**The problem**
Only one stretch of the records below should be repeated. It starts with the line containing "A patient receives drug" and goes on through the line containing "Compound RX-846 (half-life", exactly as written.

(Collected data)
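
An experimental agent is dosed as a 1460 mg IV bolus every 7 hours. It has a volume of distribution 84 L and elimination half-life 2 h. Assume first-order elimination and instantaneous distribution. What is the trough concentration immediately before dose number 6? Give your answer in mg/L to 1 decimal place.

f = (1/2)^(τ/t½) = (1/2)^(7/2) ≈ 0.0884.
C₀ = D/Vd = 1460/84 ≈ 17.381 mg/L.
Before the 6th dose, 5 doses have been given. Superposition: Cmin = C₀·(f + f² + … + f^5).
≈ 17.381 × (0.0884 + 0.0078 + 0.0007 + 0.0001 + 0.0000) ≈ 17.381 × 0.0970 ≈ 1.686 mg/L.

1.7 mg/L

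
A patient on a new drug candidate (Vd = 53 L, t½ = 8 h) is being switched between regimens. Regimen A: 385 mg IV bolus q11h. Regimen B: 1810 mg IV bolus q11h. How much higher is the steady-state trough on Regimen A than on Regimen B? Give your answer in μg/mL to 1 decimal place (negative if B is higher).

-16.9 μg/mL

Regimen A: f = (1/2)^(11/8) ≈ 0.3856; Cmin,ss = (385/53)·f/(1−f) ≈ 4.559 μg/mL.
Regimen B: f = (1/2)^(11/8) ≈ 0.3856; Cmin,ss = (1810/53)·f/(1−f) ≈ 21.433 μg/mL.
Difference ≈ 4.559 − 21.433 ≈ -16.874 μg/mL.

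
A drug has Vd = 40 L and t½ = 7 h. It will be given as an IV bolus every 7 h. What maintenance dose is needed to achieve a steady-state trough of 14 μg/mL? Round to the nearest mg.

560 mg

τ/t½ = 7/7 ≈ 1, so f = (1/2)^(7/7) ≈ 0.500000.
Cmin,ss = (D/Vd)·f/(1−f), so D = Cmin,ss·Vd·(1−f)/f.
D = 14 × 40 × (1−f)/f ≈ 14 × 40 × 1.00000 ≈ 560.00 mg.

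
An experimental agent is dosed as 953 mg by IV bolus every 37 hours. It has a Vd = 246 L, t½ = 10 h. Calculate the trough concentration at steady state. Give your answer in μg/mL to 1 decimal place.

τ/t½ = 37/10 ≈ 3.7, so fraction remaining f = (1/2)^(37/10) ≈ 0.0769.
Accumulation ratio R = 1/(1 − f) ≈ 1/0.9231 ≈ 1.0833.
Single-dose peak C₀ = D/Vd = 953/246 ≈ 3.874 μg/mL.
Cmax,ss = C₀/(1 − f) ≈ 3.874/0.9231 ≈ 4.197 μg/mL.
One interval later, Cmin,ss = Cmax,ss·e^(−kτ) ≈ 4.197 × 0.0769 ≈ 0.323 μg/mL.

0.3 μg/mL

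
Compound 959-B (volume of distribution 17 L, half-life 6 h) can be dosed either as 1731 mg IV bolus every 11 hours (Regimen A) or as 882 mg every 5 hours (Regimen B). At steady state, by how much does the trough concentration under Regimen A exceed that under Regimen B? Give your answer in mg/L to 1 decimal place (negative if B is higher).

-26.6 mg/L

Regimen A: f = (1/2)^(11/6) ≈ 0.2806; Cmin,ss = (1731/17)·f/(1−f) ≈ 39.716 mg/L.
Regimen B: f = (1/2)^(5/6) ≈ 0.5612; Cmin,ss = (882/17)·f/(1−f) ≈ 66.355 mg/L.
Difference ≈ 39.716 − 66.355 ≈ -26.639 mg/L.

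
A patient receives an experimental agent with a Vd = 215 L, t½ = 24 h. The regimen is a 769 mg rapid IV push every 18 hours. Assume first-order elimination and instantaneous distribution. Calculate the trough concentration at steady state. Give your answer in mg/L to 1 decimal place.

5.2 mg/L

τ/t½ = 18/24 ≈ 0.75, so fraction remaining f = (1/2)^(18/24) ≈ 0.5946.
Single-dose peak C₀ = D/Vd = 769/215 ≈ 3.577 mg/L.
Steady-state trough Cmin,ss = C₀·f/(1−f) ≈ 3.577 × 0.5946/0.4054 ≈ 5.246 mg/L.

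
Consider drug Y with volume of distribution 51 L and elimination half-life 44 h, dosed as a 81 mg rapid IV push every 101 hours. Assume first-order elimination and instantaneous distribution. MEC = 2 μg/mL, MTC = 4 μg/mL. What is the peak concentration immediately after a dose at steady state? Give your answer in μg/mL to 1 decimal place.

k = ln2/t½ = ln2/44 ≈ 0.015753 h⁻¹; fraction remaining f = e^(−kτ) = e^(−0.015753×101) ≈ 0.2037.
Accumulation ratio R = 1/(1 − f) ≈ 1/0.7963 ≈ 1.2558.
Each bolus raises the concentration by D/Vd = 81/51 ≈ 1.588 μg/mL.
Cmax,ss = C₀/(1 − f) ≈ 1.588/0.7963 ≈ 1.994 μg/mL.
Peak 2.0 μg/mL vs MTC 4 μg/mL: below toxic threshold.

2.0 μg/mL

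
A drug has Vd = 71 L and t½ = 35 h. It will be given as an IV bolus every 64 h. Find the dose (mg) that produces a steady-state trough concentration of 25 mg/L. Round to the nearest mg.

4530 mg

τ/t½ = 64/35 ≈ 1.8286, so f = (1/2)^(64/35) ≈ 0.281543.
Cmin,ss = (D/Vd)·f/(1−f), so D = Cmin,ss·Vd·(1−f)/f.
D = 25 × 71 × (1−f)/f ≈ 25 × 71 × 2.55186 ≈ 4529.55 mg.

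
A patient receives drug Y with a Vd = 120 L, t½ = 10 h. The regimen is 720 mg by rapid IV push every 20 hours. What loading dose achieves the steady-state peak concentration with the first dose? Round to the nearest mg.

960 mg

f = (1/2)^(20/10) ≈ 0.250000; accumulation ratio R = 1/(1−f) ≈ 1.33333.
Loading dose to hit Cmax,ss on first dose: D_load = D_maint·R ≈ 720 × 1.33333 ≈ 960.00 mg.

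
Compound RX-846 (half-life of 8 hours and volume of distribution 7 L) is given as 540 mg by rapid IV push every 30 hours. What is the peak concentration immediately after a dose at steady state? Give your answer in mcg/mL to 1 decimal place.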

==

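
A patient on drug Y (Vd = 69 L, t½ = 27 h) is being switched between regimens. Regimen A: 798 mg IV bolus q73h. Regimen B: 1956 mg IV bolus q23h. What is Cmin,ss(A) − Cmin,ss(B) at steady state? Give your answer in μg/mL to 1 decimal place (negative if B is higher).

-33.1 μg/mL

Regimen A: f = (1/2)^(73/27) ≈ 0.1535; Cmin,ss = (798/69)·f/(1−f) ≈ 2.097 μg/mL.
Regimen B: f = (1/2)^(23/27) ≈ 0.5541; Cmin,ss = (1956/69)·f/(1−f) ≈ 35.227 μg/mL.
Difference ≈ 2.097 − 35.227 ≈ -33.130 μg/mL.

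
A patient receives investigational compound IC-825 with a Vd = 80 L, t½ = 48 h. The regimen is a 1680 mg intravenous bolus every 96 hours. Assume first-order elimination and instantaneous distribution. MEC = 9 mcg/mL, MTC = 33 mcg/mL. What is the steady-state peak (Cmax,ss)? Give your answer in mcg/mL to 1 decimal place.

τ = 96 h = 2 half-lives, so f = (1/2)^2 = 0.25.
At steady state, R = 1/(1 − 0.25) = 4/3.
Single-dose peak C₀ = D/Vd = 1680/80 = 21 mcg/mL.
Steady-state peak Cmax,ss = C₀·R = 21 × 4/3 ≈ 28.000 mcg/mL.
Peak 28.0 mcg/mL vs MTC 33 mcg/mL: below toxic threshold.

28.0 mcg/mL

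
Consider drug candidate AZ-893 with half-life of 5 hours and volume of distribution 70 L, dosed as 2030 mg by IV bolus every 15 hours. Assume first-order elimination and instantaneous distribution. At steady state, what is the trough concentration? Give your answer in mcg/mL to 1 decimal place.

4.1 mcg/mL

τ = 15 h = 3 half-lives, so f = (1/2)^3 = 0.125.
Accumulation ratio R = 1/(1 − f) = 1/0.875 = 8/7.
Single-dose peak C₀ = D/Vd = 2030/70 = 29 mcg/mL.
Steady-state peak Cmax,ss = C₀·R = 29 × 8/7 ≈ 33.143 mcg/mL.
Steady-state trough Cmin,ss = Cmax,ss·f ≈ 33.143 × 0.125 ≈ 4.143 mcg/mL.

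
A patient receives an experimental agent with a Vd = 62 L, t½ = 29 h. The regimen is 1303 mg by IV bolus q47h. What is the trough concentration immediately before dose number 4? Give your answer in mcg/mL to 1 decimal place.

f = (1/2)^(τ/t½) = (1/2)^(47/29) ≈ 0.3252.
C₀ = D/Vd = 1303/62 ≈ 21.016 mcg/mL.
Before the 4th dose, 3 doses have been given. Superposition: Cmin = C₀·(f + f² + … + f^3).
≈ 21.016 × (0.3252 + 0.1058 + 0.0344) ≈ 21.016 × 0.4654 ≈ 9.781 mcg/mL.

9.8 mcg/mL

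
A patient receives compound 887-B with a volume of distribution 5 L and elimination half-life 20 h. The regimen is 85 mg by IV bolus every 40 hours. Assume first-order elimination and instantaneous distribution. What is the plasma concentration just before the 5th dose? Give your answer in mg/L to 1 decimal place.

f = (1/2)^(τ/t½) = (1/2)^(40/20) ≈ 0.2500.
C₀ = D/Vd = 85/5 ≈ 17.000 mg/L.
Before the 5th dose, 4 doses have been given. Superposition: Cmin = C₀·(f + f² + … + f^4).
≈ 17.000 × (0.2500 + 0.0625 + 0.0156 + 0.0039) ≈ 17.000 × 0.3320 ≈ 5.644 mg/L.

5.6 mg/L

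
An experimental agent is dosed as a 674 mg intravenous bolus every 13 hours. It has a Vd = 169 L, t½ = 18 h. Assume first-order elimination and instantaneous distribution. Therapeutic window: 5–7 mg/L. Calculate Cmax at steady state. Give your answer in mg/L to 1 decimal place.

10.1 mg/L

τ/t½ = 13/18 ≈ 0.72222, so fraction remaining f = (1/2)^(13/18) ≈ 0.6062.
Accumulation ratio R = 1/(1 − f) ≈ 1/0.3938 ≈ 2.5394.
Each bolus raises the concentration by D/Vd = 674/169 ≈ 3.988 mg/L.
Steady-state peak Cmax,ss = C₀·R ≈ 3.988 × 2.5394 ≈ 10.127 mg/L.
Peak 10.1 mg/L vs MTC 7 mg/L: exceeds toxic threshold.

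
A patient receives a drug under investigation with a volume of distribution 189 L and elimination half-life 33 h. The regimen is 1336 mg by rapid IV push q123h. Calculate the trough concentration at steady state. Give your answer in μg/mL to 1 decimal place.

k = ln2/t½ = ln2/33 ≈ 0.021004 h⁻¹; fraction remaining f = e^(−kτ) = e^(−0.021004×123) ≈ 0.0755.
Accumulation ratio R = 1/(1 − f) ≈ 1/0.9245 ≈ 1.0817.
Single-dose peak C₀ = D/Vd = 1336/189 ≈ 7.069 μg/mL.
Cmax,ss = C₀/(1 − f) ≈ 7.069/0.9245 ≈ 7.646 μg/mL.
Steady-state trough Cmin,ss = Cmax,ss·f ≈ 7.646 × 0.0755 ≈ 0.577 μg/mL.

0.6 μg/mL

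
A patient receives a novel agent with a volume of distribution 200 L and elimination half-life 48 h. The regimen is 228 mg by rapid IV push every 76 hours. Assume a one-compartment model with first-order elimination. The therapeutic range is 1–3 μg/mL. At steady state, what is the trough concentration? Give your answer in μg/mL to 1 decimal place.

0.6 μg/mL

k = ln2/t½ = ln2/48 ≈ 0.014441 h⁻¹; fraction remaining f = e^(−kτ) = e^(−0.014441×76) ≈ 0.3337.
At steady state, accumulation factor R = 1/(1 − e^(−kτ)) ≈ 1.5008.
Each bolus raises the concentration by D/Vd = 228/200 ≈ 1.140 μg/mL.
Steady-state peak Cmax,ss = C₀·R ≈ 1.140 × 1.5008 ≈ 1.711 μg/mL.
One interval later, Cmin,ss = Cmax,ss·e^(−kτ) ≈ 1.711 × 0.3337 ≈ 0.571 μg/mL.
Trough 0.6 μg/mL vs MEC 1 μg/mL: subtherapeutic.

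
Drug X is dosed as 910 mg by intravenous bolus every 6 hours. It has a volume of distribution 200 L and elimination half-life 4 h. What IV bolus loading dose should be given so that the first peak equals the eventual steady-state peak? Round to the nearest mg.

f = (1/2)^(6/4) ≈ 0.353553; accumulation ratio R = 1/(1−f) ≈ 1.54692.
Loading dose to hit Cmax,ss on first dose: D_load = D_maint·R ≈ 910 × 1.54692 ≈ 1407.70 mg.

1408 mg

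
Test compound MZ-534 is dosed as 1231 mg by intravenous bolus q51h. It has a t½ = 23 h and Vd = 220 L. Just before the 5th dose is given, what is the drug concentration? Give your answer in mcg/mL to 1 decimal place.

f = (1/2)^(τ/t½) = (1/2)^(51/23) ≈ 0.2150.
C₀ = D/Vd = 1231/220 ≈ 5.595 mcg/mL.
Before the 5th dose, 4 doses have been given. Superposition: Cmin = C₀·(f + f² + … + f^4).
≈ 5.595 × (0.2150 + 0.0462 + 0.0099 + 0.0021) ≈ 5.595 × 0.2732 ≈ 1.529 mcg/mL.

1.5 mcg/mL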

--

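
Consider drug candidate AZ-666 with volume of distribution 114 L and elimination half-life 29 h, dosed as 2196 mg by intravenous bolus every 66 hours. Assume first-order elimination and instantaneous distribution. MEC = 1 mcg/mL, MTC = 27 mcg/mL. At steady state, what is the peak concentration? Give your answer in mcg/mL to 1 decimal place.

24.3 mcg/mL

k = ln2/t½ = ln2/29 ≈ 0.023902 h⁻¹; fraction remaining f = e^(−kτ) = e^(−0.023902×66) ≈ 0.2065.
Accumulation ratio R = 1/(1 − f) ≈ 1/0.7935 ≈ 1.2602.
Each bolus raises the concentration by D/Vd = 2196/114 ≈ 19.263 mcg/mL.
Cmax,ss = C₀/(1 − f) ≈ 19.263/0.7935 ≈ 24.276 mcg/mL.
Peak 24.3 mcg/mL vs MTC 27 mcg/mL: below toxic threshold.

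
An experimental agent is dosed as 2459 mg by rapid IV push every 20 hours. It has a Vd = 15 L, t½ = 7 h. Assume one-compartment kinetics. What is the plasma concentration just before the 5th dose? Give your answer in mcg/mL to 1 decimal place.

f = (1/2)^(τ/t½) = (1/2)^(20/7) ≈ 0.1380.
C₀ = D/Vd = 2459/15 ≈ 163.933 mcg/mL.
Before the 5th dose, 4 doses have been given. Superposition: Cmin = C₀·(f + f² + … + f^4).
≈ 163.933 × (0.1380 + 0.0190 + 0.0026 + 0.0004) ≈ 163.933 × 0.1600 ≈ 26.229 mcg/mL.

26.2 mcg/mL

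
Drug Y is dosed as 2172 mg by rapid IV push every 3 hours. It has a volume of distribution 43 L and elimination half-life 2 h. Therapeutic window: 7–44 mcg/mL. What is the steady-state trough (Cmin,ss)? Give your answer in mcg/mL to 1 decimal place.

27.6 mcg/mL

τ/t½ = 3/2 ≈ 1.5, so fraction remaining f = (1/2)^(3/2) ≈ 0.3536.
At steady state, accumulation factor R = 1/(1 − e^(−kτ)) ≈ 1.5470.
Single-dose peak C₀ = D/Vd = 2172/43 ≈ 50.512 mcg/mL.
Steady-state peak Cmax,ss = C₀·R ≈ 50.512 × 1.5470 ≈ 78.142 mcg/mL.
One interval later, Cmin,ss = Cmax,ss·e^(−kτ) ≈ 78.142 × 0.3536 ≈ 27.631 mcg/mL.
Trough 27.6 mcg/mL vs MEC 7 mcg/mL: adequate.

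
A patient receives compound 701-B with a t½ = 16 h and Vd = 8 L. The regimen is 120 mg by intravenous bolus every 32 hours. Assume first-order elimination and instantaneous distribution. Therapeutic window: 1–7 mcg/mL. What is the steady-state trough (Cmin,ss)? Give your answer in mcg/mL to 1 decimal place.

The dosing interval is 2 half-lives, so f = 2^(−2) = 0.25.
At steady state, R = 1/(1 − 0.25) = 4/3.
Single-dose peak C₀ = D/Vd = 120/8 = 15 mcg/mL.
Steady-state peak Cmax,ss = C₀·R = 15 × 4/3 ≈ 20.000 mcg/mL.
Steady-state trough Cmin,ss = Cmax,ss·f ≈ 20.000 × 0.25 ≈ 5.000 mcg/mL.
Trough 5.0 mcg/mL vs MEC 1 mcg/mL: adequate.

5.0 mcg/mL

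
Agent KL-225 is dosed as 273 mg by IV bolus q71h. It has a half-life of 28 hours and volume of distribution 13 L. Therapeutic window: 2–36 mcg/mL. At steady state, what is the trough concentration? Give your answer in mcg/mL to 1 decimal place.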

**Task response**
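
A patient receives drug Y with a Vd = 120 L, t½ = 10 h. The regimen is 720 mg by rapid IV push every 20 hours. What loading dose achieves the steady-state peak concentration with the first dose? Round to the nearest mg.

960 mg

f = (1/2)^(20/10) ≈ 0.250000; accumulation ratio R = 1/(1−f) ≈ 1.33333.
Loading dose to hit Cmax,ss on first dose: D_load = D_maint·R ≈ 720 × 1.33333 ≈ 960.00 mg.

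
Compound RX-846 (half-life of 8 hours and volume of distribution 7 L) is given as 540 mg by rapid IV push every 30 hours. What is the peak concentration immediately after a dose at steady state? Give your answer in mcg/mL to 1 decimal place.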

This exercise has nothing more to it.